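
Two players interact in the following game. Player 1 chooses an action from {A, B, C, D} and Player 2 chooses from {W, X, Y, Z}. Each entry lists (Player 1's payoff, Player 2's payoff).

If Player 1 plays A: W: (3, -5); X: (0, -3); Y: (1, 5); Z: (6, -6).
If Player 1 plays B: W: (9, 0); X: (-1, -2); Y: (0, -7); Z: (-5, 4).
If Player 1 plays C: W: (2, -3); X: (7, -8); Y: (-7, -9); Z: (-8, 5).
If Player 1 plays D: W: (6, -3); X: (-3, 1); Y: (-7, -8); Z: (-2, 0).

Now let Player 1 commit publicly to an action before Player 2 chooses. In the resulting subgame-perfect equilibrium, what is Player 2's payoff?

Backward induction with Player 1 moving first.
- A: Player 2 compares -5, -3, 5, -6 and picks Y; Player 1 would get 1.
- B: Player 2 compares 0, -2, -7, 4 and picks Z; Player 1 would get -5.
- C: Player 2 compares -3, -8, -9, 5 and picks Z; Player 1 would get -8.
- D: Player 2 compares -3, 1, -8, 0 and picks X; Player 1 would get -3.
Among 1, -5, -8, -3, the best is 1 at A. Subgame-perfect outcome: (A, Y) with payoffs (1, 5).

5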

+ + + +

§ **Task**: Across the entries, tally every line that contains the word "plays" and report the sum by itself.

§ **Answer for this exercise**: 4